About this task:
Please write out word for word the opening lines of the material, including the line with "Answer: -434061016/631 ≈ -6.8789e+5" as the last.

Data supplied:
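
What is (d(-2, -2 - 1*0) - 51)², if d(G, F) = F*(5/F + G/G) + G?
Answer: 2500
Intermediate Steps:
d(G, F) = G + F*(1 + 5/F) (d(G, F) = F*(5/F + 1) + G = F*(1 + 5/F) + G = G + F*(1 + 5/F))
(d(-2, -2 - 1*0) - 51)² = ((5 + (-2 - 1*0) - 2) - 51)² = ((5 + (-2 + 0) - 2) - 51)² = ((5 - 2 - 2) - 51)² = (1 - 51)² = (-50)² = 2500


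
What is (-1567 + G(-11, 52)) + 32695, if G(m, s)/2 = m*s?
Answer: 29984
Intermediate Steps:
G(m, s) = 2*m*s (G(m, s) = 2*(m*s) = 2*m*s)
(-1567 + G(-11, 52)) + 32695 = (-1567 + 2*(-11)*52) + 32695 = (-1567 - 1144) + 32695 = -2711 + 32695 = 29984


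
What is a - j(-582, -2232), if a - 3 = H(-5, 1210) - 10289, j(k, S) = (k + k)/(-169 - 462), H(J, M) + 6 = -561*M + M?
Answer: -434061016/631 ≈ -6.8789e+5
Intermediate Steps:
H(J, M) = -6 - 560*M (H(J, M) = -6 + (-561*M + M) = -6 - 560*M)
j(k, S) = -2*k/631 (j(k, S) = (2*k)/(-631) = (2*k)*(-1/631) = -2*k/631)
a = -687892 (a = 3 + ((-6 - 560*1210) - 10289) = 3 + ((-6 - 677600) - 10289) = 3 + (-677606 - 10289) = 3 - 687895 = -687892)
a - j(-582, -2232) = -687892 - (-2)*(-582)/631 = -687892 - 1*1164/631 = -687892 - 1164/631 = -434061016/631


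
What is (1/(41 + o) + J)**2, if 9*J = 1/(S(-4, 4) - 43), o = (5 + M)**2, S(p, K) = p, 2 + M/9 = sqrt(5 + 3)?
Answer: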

Solution for this task:
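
What is (d(-2, -2 - 1*0) - 51)², if d(G, F) = F*(5/F + G/G) + G?
Answer: 2500
Intermediate Steps:
d(G, F) = G + F*(1 + 5/F) (d(G, F) = F*(5/F + 1) + G = F*(1 + 5/F) + G = G + F*(1 + 5/F))
(d(-2, -2 - 1*0) - 51)² = ((5 + (-2 - 1*0) - 2) - 51)² = ((5 + (-2 + 0) - 2) - 51)² = ((5 - 2 - 2) - 51)² = (1 - 51)² = (-50)² = 2500


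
What is (-1567 + G(-11, 52)) + 32695, if G(m, s)/2 = m*s?
Answer: 29984
Intermediate Steps:
G(m, s) = 2*m*s (G(m, s) = 2*(m*s) = 2*m*s)
(-1567 + G(-11, 52)) + 32695 = (-1567 + 2*(-11)*52) + 32695 = (-1567 - 1144) + 32695 = -2711 + 32695 = 29984


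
What is a - j(-582, -2232), if a - 3 = H(-5, 1210) - 10289, j(k, S) = (k + k)/(-169 - 462), H(J, M) + 6 = -561*M + M?
Answer: -434061016/631 ≈ -6.8789e+5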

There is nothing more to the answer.